### REQUIREMENT
Copy each entry below exactly as it reads.

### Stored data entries
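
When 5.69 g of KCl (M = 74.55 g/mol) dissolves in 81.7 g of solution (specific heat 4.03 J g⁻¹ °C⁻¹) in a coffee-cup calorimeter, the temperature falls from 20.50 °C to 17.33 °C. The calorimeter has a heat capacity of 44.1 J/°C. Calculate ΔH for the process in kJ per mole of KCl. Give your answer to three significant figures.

ΔH = 15.5 kJ/mol

|ΔT| = |17.33 − 20.50| = 3.17 °C
|q_surr| = (81.7 × 4.03 + 44.1) × 3.17 = 373.351 × 3.17 = 1184 J
n(KCl) = 5.69 / 74.55 = 0.07632 mol
Temperature fell, so q_rxn = +|q_surr| = 1.184 kJ
ΔH = q_rxn / n = 15.51 kJ/mol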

### RESULT OF THE TASK
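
When 5.69 g of KCl (M = 74.55 g/mol) dissolves in 81.7 g of solution (specific heat 4.03 J g⁻¹ °C⁻¹) in a coffee-cup calorimeter, the temperature falls from 20.50 °C to 17.33 °C. The calorimeter has a heat capacity of 44.1 J/°C. Calculate ΔH for the process in kJ per mole of KCl. Give your answer to three significant figures.

ΔH = 15.5 kJ/mol

|ΔT| = |17.33 − 20.50| = 3.17 °C
|q_surr| = (81.7 × 4.03 + 44.1) × 3.17 = 373.351 × 3.17 = 1184 J
n(KCl) = 5.69 / 74.55 = 0.07632 mol
Temperature fell, so q_rxn = +|q_surr| = 1.184 kJ
ΔH = q_rxn / n = 15.51 kJ/mol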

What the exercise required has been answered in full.